## Exercise details
In this exercise, reproduce the whole listing exactly.

## Exercise input
+-------+

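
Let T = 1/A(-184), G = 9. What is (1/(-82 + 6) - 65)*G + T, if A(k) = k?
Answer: -2045593/3496 ≈ -585.12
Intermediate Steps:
T = -1/184 (T = 1/(-184) = -1/184 ≈ -0.0054348)
(1/(-82 + 6) - 65)*G + T = (1/(-82 + 6) - 65)*9 - 1/184 = (1/(-76) - 65)*9 - 1/184 = (-1/76 - 65)*9 - 1/184 = -4941/76*9 - 1/184 = -44469/76 - 1/184 = -2045593/3496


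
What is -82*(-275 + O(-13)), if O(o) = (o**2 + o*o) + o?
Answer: -4100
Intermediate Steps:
O(o) = o + 2*o**2 (O(o) = (o**2 + o**2) + o = 2*o**2 + o = o + 2*o**2)
-82*(-275 + O(-13)) = -82*(-275 - 13*(1 + 2*(-13))) = -82*(-275 - 13*(1 - 26)) = -82*(-275 - 13*(-25)) = -82*(-275 + 325) = -82*50 = -4100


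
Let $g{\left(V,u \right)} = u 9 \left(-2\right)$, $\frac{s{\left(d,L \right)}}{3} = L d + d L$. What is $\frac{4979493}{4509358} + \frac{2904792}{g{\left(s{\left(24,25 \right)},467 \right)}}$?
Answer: $- \frac{2176148237563}{6317610558} \approx -344.46$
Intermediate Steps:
$s{\left(d,L \right)} = 6 L d$ ($s{\left(d,L \right)} = 3 \left(L d + d L\right) = 3 \left(L d + L d\right) = 3 \cdot 2 L d = 6 L d$)
$g{\left(V,u \right)} = - 18 u$ ($g{\left(V,u \right)} = 9 u \left(-2\right) = - 18 u$)
$\frac{4979493}{4509358} + \frac{2904792}{g{\left(s{\left(24,25 \right)},467 \right)}} = \frac{4979493}{4509358} + \frac{2904792}{\left(-18\right) 467} = 4979493 \cdot \frac{1}{4509358} + \frac{2904792}{-8406} = \frac{4979493}{4509358} + 2904792 \left(- \frac{1}{8406}\right) = \frac{4979493}{4509358} - \frac{484132}{1401} = - \frac{2176148237563}{6317610558}$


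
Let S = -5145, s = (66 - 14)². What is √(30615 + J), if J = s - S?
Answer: 8*√601 ≈ 196.12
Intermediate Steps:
s = 2704 (s = 52² = 2704)
J = 7849 (J = 2704 - 1*(-5145) = 2704 + 5145 = 7849)
√(30615 + J) = √(30615 + 7849) = √38464 = 8*√601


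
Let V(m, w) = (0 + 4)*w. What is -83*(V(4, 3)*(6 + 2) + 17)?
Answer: -9379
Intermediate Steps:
V(m, w) = 4*w
-83*(V(4, 3)*(6 + 2) + 17) = -83*((4*3)*(6 + 2) + 17) = -83*(12*8 + 17) = -83*(96 + 17) = -83*113 = -9379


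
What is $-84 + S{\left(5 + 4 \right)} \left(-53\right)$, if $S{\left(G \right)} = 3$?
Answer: $-243$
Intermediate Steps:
$-84 + S{\left(5 + 4 \right)} \left(-53\right) = -84 + 3 \left(-53\right) = -84 - 159 = -243$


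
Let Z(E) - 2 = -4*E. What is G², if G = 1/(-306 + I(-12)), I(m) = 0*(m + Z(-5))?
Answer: 1/93636 ≈ 1.0680e-5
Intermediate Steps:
Z(E) = 2 - 4*E
I(m) = 0 (I(m) = 0*(m + (2 - 4*(-5))) = 0*(m + (2 + 20)) = 0*(m + 22) = 0*(22 + m) = 0)
G = -1/306 (G = 1/(-306 + 0) = 1/(-306) = -1/306 ≈ -0.0032680)
G² = (-1/306)² = 1/93636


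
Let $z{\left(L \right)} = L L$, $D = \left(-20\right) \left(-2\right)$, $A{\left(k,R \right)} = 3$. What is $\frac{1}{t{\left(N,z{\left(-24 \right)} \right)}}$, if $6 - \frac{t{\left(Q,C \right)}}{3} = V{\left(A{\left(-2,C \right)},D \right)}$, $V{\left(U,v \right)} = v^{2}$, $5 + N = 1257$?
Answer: $- \frac{1}{4782} \approx -0.00020912$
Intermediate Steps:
$N = 1252$ ($N = -5 + 1257 = 1252$)
$D = 40$
$z{\left(L \right)} = L^{2}$
$t{\left(Q,C \right)} = -4782$ ($t{\left(Q,C \right)} = 18 - 3 \cdot 40^{2} = 18 - 4800 = -4782$)
$\frac{1}{t{\left(N,z{\left(-24 \right)} \right)}} = \frac{1}{-4782} = - \frac{1}{4782}$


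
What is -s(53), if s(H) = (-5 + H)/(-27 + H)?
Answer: -24/13 ≈ -1.8462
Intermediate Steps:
s(H) = (-5 + H)/(-27 + H)
-s(53) = -(-5 + 53)/(-27 + 53) = -48/26 = -1*24/13 = -24/13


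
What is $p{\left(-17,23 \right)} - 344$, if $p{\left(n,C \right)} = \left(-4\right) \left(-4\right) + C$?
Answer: $-305$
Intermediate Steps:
$p{\left(n,C \right)} = 16 + C$
$p{\left(-17,23 \right)} - 344 = \left(16 + 23\right) - 344 = 39 - 344 = -305$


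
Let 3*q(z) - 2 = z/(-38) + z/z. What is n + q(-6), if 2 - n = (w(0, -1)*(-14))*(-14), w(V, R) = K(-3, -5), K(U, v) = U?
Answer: 11230/19 ≈ 591.05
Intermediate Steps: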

+-------+

## Result of the task
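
Let T = 1/A(-184), G = 9. What is (1/(-82 + 6) - 65)*G + T, if A(k) = k?
Answer: -2045593/3496 ≈ -585.12
Intermediate Steps:
T = -1/184 (T = 1/(-184) = -1/184 ≈ -0.0054348)
(1/(-82 + 6) - 65)*G + T = (1/(-82 + 6) - 65)*9 - 1/184 = (1/(-76) - 65)*9 - 1/184 = (-1/76 - 65)*9 - 1/184 = -4941/76*9 - 1/184 = -44469/76 - 1/184 = -2045593/3496


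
What is -82*(-275 + O(-13)), if O(o) = (o**2 + o*o) + o?
Answer: -4100
Intermediate Steps:
O(o) = o + 2*o**2 (O(o) = (o**2 + o**2) + o = 2*o**2 + o = o + 2*o**2)
-82*(-275 + O(-13)) = -82*(-275 - 13*(1 + 2*(-13))) = -82*(-275 - 13*(1 - 26)) = -82*(-275 - 13*(-25)) = -82*(-275 + 325) = -82*50 = -4100


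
Let $g{\left(V,u \right)} = u 9 \left(-2\right)$, $\frac{s{\left(d,L \right)}}{3} = L d + d L$. What is $\frac{4979493}{4509358} + \frac{2904792}{g{\left(s{\left(24,25 \right)},467 \right)}}$?
Answer: $- \frac{2176148237563}{6317610558} \approx -344.46$
Intermediate Steps:
$s{\left(d,L \right)} = 6 L d$ ($s{\left(d,L \right)} = 3 \left(L d + d L\right) = 3 \left(L d + L d\right) = 3 \cdot 2 L d = 6 L d$)
$g{\left(V,u \right)} = - 18 u$ ($g{\left(V,u \right)} = 9 u \left(-2\right) = - 18 u$)
$\frac{4979493}{4509358} + \frac{2904792}{g{\left(s{\left(24,25 \right)},467 \right)}} = \frac{4979493}{4509358} + \frac{2904792}{\left(-18\right) 467} = 4979493 \cdot \frac{1}{4509358} + \frac{2904792}{-8406} = \frac{4979493}{4509358} + 2904792 \left(- \frac{1}{8406}\right) = \frac{4979493}{4509358} - \frac{484132}{1401} = - \frac{2176148237563}{6317610558}$


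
Let S = -5145, s = (66 - 14)². What is √(30615 + J), if J = s - S?
Answer: 8*√601 ≈ 196.12
Intermediate Steps:
s = 2704 (s = 52² = 2704)
J = 7849 (J = 2704 - 1*(-5145) = 2704 + 5145 = 7849)
√(30615 + J) = √(30615 + 7849) = √38464 = 8*√601


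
Let V(m, w) = (0 + 4)*w. What is -83*(V(4, 3)*(6 + 2) + 17)?
Answer: -9379
Intermediate Steps:
V(m, w) = 4*w
-83*(V(4, 3)*(6 + 2) + 17) = -83*((4*3)*(6 + 2) + 17) = -83*(12*8 + 17) = -83*(96 + 17) = -83*113 = -9379


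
What is $-84 + S{\left(5 + 4 \right)} \left(-53\right)$, if $S{\left(G \right)} = 3$?
Answer: $-243$
Intermediate Steps:
$-84 + S{\left(5 + 4 \right)} \left(-53\right) = -84 + 3 \left(-53\right) = -84 - 159 = -243$


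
Let Z(E) - 2 = -4*E. What is G², if G = 1/(-306 + I(-12)), I(m) = 0*(m + Z(-5))?
Answer: 1/93636 ≈ 1.0680e-5
Intermediate Steps:
Z(E) = 2 - 4*E
I(m) = 0 (I(m) = 0*(m + (2 - 4*(-5))) = 0*(m + (2 + 20)) = 0*(m + 22) = 0*(22 + m) = 0)
G = -1/306 (G = 1/(-306 + 0) = 1/(-306) = -1/306 ≈ -0.0032680)
G² = (-1/306)² = 1/93636


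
Let $z{\left(L \right)} = L L$, $D = \left(-20\right) \left(-2\right)$, $A{\left(k,R \right)} = 3$. What is $\frac{1}{t{\left(N,z{\left(-24 \right)} \right)}}$, if $6 - \frac{t{\left(Q,C \right)}}{3} = V{\left(A{\left(-2,C \right)},D \right)}$, $V{\left(U,v \right)} = v^{2}$, $5 + N = 1257$?
Answer: $- \frac{1}{4782} \approx -0.00020912$
Intermediate Steps:
$N = 1252$ ($N = -5 + 1257 = 1252$)
$D = 40$
$z{\left(L \right)} = L^{2}$
$t{\left(Q,C \right)} = -4782$ ($t{\left(Q,C \right)} = 18 - 3 \cdot 40^{2} = 18 - 4800 = -4782$)
$\frac{1}{t{\left(N,z{\left(-24 \right)} \right)}} = \frac{1}{-4782} = - \frac{1}{4782}$


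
What is -s(53), if s(H) = (-5 + H)/(-27 + H)?
Answer: -24/13 ≈ -1.8462
Intermediate Steps:
s(H) = (-5 + H)/(-27 + H)
-s(53) = -(-5 + 53)/(-27 + 53) = -48/26 = -1*24/13 = -24/13


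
What is $p{\left(-17,23 \right)} - 344$, if $p{\left(n,C \right)} = \left(-4\right) \left(-4\right) + C$?
Answer: $-305$
Intermediate Steps:
$p{\left(n,C \right)} = 16 + C$
$p{\left(-17,23 \right)} - 344 = \left(16 + 23\right) - 344 = 39 - 344 = -305$


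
Let 3*q(z) - 2 = z/(-38) + z/z. What is n + q(-6), if 2 - n = (w(0, -1)*(-14))*(-14), w(V, R) = K(-3, -5), K(U, v) = U?
Answer: 11230/19 ≈ 591.05
Intermediate Steps: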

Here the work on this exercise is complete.